## WORK TO BE COMPLETED
Once the lines below holding the string "annual" are counted, give that number alone.

--------------------------------------------------

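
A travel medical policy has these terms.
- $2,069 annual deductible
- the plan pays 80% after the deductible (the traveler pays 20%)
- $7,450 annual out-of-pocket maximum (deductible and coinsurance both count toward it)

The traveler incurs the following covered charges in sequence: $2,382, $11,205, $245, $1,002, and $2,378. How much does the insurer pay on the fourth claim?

#1 ($2,382): $2,069 to deductible, leaving $313; coinsurance $313 × 20% = $62.60. Cost to traveler: $2,131.60. OOP to date $2,131.60. Plan pays $2,382 − $2,131.60 = $250.40.
#2 ($11,205): deductible met; 20% of $11,205 = $2,241. Traveler owes $2,241 (running OOP $4,372.60). Plan pays $11,205 − $2,241 = $8,964.
#3 ($245): 20% coinsurance on $245 = $49. Traveler pays $49; OOP now $4,421.60. Insurer: $245 − $49 = $196.
#4 ($1,002): deductible met; 20% of $1,002 = $200.40. Traveler pays $200.40; OOP now $4,622. Plan pays $1,002 − $200.40 = $801.60.

$801.60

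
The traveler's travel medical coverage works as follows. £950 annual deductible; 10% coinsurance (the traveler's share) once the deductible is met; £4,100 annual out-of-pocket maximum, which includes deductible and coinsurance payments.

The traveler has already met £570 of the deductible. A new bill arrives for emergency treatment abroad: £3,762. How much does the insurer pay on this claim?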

--------------------------------------------------

## OUTPUT
3